**TASK STATEMENT:** For the word "follows", state the number of lines in the data that contain it, and nothing else.

**DATA SHOWN:**
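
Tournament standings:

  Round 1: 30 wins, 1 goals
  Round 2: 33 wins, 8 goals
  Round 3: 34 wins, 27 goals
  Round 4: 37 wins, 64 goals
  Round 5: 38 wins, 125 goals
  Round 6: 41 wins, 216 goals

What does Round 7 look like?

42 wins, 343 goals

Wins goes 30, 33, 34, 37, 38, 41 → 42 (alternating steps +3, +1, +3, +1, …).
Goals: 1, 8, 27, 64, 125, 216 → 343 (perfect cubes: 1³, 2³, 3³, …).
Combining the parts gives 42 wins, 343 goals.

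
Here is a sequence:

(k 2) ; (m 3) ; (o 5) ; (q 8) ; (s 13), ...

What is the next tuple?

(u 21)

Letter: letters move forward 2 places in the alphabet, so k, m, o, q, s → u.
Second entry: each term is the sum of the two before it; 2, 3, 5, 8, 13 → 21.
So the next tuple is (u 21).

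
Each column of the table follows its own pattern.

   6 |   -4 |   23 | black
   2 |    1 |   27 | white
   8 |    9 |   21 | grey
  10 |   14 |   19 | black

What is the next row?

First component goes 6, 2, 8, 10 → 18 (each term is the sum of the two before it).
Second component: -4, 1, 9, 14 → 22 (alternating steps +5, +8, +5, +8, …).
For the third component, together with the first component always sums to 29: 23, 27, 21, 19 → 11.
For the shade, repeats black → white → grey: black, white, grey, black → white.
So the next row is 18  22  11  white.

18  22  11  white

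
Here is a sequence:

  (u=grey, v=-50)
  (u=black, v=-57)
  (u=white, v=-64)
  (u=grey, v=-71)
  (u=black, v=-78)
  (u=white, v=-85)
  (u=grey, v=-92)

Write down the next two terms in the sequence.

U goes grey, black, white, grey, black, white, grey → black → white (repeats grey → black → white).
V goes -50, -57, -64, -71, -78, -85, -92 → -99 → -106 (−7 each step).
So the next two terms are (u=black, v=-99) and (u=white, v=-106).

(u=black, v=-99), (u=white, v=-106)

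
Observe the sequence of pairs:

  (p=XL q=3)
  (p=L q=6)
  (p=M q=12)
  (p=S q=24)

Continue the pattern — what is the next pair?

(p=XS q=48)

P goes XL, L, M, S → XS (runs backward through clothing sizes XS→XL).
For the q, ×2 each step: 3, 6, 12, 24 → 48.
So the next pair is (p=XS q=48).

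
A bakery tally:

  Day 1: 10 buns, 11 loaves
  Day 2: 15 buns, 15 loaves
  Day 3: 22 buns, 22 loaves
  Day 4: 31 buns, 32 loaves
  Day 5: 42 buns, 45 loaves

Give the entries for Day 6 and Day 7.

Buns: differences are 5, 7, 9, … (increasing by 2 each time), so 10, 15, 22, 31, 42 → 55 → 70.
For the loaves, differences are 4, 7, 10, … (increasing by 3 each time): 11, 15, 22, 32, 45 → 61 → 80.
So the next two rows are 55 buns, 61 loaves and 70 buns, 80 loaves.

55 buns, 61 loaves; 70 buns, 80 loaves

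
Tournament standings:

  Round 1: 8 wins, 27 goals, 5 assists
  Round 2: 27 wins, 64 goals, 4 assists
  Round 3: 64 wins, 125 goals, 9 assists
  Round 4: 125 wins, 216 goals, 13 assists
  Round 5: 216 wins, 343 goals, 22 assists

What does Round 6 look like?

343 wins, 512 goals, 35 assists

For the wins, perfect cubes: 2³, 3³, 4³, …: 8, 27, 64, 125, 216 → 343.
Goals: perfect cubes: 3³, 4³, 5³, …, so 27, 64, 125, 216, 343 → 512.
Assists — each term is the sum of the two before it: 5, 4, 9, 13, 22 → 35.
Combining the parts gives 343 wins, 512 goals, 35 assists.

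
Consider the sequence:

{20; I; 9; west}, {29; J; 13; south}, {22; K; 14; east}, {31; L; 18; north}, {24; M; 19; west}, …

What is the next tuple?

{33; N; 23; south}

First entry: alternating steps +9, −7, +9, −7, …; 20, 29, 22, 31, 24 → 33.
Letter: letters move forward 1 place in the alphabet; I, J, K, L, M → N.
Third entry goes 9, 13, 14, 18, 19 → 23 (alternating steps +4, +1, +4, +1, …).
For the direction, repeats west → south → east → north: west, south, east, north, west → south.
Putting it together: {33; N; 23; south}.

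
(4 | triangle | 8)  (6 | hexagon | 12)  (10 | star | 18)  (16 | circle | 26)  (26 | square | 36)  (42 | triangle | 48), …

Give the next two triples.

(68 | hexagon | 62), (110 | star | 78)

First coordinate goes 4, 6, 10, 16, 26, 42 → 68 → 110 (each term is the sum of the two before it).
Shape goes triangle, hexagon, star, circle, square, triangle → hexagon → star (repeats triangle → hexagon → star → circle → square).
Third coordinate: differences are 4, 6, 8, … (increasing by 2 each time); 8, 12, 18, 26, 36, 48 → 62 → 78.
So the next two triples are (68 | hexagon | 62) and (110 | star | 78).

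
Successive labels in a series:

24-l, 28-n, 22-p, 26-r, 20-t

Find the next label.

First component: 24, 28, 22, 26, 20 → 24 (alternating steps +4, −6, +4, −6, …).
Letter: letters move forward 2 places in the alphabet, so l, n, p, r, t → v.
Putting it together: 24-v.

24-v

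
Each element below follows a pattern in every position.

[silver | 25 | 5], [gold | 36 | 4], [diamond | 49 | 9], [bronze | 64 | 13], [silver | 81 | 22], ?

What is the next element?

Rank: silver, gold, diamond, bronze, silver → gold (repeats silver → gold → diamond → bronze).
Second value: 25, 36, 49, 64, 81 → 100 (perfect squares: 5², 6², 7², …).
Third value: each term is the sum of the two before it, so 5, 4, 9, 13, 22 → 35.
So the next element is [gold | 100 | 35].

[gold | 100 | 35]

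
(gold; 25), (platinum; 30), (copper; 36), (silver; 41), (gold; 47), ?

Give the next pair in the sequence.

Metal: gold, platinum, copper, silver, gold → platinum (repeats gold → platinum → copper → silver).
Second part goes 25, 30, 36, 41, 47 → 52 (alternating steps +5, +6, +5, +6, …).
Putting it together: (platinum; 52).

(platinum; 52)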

**RESULT OF THIS TASK:** 2